Work order → Using the records beneath, say how many lines contain the word "following", without comment.

(Data extracted from a collection)
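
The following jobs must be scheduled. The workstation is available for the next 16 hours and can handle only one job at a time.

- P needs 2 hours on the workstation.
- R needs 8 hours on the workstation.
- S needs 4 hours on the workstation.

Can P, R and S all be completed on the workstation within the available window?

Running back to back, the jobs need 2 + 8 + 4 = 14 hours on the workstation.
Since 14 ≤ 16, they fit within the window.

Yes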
---
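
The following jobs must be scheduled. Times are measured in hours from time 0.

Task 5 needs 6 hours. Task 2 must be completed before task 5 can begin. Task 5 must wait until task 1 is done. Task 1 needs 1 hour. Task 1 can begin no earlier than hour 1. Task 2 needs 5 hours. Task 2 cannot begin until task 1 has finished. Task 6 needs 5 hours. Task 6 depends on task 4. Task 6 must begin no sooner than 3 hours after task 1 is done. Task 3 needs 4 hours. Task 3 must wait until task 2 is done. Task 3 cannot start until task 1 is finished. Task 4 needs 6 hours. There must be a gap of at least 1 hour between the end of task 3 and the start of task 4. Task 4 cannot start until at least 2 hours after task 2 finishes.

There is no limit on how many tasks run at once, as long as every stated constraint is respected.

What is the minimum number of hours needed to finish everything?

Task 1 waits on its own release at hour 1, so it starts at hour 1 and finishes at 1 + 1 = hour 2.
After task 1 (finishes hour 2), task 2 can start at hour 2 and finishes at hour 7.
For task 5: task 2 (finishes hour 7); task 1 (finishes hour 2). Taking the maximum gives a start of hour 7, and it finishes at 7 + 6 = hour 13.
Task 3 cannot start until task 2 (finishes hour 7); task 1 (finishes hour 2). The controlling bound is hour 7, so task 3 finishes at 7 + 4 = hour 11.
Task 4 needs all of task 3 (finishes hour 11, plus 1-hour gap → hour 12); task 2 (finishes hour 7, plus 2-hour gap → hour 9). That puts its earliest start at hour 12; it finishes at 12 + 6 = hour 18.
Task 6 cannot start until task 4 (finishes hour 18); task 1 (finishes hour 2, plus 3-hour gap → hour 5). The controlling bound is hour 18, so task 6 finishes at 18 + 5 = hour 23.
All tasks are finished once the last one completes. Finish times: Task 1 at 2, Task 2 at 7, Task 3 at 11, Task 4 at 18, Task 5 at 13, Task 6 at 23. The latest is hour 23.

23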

Answer to this problem → 2